[Collected data entries]
[Start of Attachment]
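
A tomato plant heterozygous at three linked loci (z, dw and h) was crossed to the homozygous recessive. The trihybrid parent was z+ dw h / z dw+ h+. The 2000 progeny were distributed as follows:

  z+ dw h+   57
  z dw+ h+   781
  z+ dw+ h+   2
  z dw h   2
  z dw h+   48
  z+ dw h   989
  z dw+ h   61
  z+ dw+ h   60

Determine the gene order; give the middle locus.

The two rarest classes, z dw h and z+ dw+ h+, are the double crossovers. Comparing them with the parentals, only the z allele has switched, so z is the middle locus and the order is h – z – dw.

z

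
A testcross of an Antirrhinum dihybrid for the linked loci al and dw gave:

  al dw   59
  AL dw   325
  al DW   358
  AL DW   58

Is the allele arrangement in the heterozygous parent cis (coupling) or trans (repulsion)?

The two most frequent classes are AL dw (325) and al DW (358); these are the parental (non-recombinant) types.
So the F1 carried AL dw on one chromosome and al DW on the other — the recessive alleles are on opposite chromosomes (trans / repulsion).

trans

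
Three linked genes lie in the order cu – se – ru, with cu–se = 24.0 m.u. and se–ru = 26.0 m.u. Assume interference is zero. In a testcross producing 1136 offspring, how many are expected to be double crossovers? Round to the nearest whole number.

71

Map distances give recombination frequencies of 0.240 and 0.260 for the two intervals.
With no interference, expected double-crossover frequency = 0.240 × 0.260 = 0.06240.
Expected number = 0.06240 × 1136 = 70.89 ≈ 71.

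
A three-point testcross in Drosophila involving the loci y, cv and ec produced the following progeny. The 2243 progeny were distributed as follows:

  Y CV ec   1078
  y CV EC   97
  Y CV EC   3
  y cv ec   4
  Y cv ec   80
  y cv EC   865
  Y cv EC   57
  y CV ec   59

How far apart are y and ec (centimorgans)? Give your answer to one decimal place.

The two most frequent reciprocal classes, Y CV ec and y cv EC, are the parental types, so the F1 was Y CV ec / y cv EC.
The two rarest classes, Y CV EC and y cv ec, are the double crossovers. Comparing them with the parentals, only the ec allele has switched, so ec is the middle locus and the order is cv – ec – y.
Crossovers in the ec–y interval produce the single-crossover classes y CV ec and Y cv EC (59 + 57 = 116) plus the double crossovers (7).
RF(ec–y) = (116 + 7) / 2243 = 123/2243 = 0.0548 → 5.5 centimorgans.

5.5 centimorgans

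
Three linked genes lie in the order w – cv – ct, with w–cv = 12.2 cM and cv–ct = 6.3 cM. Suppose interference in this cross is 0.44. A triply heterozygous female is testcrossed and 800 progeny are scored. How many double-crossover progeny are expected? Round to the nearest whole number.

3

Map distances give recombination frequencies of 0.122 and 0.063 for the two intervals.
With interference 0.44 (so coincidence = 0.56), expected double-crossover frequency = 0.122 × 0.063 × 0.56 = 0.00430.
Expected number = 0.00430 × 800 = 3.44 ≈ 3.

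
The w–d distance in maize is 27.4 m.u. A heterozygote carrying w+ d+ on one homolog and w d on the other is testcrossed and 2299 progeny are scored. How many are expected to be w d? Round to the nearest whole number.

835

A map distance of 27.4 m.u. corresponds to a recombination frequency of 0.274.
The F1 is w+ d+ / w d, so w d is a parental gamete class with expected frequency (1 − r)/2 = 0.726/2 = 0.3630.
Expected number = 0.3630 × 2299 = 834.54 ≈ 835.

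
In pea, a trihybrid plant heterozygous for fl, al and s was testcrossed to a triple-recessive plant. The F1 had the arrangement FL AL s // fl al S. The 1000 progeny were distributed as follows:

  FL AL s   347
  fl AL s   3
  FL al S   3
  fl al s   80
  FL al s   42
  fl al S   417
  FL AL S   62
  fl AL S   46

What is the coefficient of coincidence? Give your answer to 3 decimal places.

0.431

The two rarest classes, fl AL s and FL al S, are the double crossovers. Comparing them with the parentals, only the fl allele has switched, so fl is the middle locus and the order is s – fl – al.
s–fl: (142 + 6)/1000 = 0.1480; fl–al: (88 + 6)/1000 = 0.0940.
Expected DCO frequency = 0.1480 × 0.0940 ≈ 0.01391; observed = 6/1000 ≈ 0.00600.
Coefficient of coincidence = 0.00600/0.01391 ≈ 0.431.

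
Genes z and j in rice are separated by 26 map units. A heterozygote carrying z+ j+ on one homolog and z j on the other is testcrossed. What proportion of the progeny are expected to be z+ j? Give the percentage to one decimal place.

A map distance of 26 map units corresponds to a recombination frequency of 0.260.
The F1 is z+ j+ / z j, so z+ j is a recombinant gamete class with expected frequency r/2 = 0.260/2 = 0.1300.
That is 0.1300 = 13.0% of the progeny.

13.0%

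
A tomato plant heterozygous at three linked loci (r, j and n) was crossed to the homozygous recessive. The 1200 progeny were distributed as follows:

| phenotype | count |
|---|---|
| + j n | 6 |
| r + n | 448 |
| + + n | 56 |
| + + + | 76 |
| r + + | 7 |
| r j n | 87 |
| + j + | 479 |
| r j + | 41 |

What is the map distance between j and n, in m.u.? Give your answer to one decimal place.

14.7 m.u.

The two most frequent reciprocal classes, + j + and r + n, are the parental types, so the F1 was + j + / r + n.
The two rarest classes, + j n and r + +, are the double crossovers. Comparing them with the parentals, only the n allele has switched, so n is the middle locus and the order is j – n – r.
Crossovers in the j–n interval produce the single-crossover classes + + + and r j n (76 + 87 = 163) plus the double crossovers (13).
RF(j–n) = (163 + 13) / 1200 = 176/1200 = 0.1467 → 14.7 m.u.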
[End of Attachment]
Each record must be duplicated exactly, with none missing.

=== EXPECTED ANSWER ===
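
A tomato plant heterozygous at three linked loci (z, dw and h) was crossed to the homozygous recessive. The trihybrid parent was z+ dw h / z dw+ h+. The 2000 progeny were distributed as follows:

  z+ dw h+   57
  z dw+ h+   781
  z+ dw+ h+   2
  z dw h   2
  z dw h+   48
  z+ dw h   989
  z dw+ h   61
  z+ dw+ h   60

Determine the gene order; give the middle locus.

The two rarest classes, z dw h and z+ dw+ h+, are the double crossovers. Comparing them with the parentals, only the z allele has switched, so z is the middle locus and the order is h – z – dw.

z

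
A testcross of an Antirrhinum dihybrid for the linked loci al and dw gave:

  al dw   59
  AL dw   325
  al DW   358
  AL DW   58

Is the allele arrangement in the heterozygous parent cis (coupling) or trans (repulsion)?

The two most frequent classes are AL dw (325) and al DW (358); these are the parental (non-recombinant) types.
So the F1 carried AL dw on one chromosome and al DW on the other — the recessive alleles are on opposite chromosomes (trans / repulsion).

trans

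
Three linked genes lie in the order cu – se – ru, with cu–se = 24.0 m.u. and se–ru = 26.0 m.u. Assume interference is zero. In a testcross producing 1136 offspring, how many are expected to be double crossovers? Round to the nearest whole number.

71

Map distances give recombination frequencies of 0.240 and 0.260 for the two intervals.
With no interference, expected double-crossover frequency = 0.240 × 0.260 = 0.06240.
Expected number = 0.06240 × 1136 = 70.89 ≈ 71.

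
A three-point testcross in Drosophila involving the loci y, cv and ec produced the following progeny. The 2243 progeny were distributed as follows:

  Y CV ec   1078
  y CV EC   97
  Y CV EC   3
  y cv ec   4
  Y cv ec   80
  y cv EC   865
  Y cv EC   57
  y CV ec   59

How far apart are y and ec (centimorgans)? Give your answer to one decimal place.

The two most frequent reciprocal classes, Y CV ec and y cv EC, are the parental types, so the F1 was Y CV ec / y cv EC.
The two rarest classes, Y CV EC and y cv ec, are the double crossovers. Comparing them with the parentals, only the ec allele has switched, so ec is the middle locus and the order is cv – ec – y.
Crossovers in the ec–y interval produce the single-crossover classes y CV ec and Y cv EC (59 + 57 = 116) plus the double crossovers (7).
RF(ec–y) = (116 + 7) / 2243 = 123/2243 = 0.0548 → 5.5 centimorgans.

5.5 centimorgans

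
Three linked genes lie in the order w – cv – ct, with w–cv = 12.2 cM and cv–ct = 6.3 cM. Suppose interference in this cross is 0.44. A triply heterozygous female is testcrossed and 800 progeny are scored. How many double-crossover progeny are expected? Round to the nearest whole number.

3

Map distances give recombination frequencies of 0.122 and 0.063 for the two intervals.
With interference 0.44 (so coincidence = 0.56), expected double-crossover frequency = 0.122 × 0.063 × 0.56 = 0.00430.
Expected number = 0.00430 × 800 = 3.44 ≈ 3.

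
The w–d distance in maize is 27.4 m.u. A heterozygote carrying w+ d+ on one homolog and w d on the other is testcrossed and 2299 progeny are scored. How many are expected to be w d? Round to the nearest whole number.

835

A map distance of 27.4 m.u. corresponds to a recombination frequency of 0.274.
The F1 is w+ d+ / w d, so w d is a parental gamete class with expected frequency (1 − r)/2 = 0.726/2 = 0.3630.
Expected number = 0.3630 × 2299 = 834.54 ≈ 835.

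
In pea, a trihybrid plant heterozygous for fl, al and s was testcrossed to a triple-recessive plant. The F1 had the arrangement FL AL s // fl al S. The 1000 progeny were distributed as follows:

  FL AL s   347
  fl AL s   3
  FL al S   3
  fl al s   80
  FL al s   42
  fl al S   417
  FL AL S   62
  fl AL S   46

What is the coefficient of coincidence? Give your answer to 3 decimal places.

0.431

The two rarest classes, fl AL s and FL al S, are the double crossovers. Comparing them with the parentals, only the fl allele has switched, so fl is the middle locus and the order is s – fl – al.
s–fl: (142 + 6)/1000 = 0.1480; fl–al: (88 + 6)/1000 = 0.0940.
Expected DCO frequency = 0.1480 × 0.0940 ≈ 0.01391; observed = 6/1000 ≈ 0.00600.
Coefficient of coincidence = 0.00600/0.01391 ≈ 0.431.

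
Genes z and j in rice are separated by 26 map units. A heterozygote carrying z+ j+ on one homolog and z j on the other is testcrossed. What proportion of the progeny are expected to be z+ j? Give the percentage to one decimal place.

A map distance of 26 map units corresponds to a recombination frequency of 0.260.
The F1 is z+ j+ / z j, so z+ j is a recombinant gamete class with expected frequency r/2 = 0.260/2 = 0.1300.
That is 0.1300 = 13.0% of the progeny.

13.0%

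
A tomato plant heterozygous at three linked loci (r, j and n) was crossed to the homozygous recessive. The 1200 progeny were distributed as follows:

| phenotype | count |
|---|---|
| + j n | 6 |
| r + n | 448 |
| + + n | 56 |
| + + + | 76 |
| r + + | 7 |
| r j n | 87 |
| + j + | 479 |
| r j + | 41 |

What is the map distance between j and n, in m.u.? Give your answer to one decimal place.

14.7 m.u.

The two most frequent reciprocal classes, + j + and r + n, are the parental types, so the F1 was + j + / r + n.
The two rarest classes, + j n and r + +, are the double crossovers. Comparing them with the parentals, only the n allele has switched, so n is the middle locus and the order is j – n – r.
Crossovers in the j–n interval produce the single-crossover classes + + + and r j n (76 + 87 = 163) plus the double crossovers (13).
RF(j–n) = (163 + 13) / 1200 = 176/1200 = 0.1467 → 14.7 m.u.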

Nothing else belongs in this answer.